Required work: Please return only the lines from the one holding "(−1)ⁿ·nⁿ·xⁿ / 4ⁿ." through the one holding "Determine the radius", exactly as they appear in the records below, both ends included.

The records:

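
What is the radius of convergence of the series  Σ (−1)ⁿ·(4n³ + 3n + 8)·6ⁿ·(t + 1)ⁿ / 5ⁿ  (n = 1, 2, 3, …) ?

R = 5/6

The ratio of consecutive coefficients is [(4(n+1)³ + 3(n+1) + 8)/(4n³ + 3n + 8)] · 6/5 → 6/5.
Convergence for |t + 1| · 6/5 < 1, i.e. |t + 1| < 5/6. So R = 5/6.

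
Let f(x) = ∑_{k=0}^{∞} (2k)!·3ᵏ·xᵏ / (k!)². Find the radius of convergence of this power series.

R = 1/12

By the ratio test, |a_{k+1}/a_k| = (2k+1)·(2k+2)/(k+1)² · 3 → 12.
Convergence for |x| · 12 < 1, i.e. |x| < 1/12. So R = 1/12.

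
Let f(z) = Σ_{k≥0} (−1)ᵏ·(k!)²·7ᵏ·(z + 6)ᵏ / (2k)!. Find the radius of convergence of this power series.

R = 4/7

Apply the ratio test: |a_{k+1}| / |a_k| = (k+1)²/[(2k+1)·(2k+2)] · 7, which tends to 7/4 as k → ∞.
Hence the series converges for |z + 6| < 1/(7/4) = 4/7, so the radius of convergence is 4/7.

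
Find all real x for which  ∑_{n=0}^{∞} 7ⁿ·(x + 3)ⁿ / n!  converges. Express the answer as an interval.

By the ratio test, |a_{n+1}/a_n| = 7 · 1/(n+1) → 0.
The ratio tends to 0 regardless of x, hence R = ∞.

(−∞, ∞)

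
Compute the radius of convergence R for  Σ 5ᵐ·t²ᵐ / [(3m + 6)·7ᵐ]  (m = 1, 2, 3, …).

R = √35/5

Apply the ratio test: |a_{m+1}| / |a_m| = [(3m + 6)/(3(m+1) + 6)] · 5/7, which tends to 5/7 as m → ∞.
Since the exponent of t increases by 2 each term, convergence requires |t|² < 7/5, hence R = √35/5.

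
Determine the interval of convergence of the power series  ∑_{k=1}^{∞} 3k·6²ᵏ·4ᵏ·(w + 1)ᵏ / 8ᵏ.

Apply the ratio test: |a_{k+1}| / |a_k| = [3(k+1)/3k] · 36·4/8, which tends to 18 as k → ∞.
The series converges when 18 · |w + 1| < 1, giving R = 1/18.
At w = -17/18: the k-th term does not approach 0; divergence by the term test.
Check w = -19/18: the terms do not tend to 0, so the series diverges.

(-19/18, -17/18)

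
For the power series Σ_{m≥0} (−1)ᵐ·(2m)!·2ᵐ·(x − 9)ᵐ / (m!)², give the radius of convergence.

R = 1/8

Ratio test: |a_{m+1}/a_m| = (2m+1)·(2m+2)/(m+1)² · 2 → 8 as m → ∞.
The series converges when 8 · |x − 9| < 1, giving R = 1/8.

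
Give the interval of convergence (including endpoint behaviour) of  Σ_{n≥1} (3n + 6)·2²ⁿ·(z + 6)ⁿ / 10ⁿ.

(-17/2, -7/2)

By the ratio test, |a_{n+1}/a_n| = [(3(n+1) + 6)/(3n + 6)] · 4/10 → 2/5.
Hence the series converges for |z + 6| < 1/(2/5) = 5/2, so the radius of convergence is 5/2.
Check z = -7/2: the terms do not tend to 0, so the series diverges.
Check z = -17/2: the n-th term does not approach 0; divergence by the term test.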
* * *
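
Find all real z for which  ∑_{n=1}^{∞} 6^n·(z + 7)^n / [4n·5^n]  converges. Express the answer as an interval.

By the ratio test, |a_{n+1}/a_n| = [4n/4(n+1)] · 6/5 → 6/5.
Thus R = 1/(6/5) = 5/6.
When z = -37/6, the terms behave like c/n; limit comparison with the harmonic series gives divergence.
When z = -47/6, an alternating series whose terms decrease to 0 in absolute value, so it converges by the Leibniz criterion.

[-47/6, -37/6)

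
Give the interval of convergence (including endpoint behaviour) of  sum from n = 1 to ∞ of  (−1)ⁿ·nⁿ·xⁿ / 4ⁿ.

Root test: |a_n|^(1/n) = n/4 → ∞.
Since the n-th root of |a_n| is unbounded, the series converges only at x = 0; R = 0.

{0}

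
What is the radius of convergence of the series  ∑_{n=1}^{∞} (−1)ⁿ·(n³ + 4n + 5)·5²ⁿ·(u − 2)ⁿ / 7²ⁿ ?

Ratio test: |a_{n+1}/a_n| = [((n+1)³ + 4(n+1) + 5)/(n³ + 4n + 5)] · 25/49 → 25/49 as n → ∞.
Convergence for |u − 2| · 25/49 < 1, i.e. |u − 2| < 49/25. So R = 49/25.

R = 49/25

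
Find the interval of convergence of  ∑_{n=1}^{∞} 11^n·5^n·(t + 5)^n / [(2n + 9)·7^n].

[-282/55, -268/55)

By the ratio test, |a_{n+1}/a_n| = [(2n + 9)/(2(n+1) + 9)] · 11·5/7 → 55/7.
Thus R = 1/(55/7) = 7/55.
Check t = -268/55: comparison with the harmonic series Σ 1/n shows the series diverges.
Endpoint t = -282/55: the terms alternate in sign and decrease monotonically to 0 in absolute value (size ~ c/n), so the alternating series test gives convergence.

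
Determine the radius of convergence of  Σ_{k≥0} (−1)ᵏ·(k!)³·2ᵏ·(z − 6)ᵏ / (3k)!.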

Expected answer:
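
Give the interval of convergence (including endpoint behaviour) of  sum from n = 1 to ∞ of  (−1)ⁿ·nⁿ·xⁿ / 4ⁿ.

Root test: |a_n|^(1/n) = n/4 → ∞.
Since the n-th root of |a_n| is unbounded, the series converges only at x = 0; R = 0.

{0}

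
What is the radius of convergence of the series  ∑_{n=1}^{∞} (−1)ⁿ·(n³ + 4n + 5)·5²ⁿ·(u − 2)ⁿ / 7²ⁿ ?

Ratio test: |a_{n+1}/a_n| = [((n+1)³ + 4(n+1) + 5)/(n³ + 4n + 5)] · 25/49 → 25/49 as n → ∞.
Convergence for |u − 2| · 25/49 < 1, i.e. |u − 2| < 49/25. So R = 49/25.

R = 49/25

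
Find the interval of convergence of  ∑_{n=1}^{∞} 11^n·5^n·(t + 5)^n / [(2n + 9)·7^n].

[-282/55, -268/55)

By the ratio test, |a_{n+1}/a_n| = [(2n + 9)/(2(n+1) + 9)] · 11·5/7 → 55/7.
Thus R = 1/(55/7) = 7/55.
Check t = -268/55: comparison with the harmonic series Σ 1/n shows the series diverges.
Endpoint t = -282/55: the terms alternate in sign and decrease monotonically to 0 in absolute value (size ~ c/n), so the alternating series test gives convergence.

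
Determine the radius of convergence of  Σ_{k≥0} (−1)ᵏ·(k!)³·2ᵏ·(z − 6)ᵏ / (3k)!.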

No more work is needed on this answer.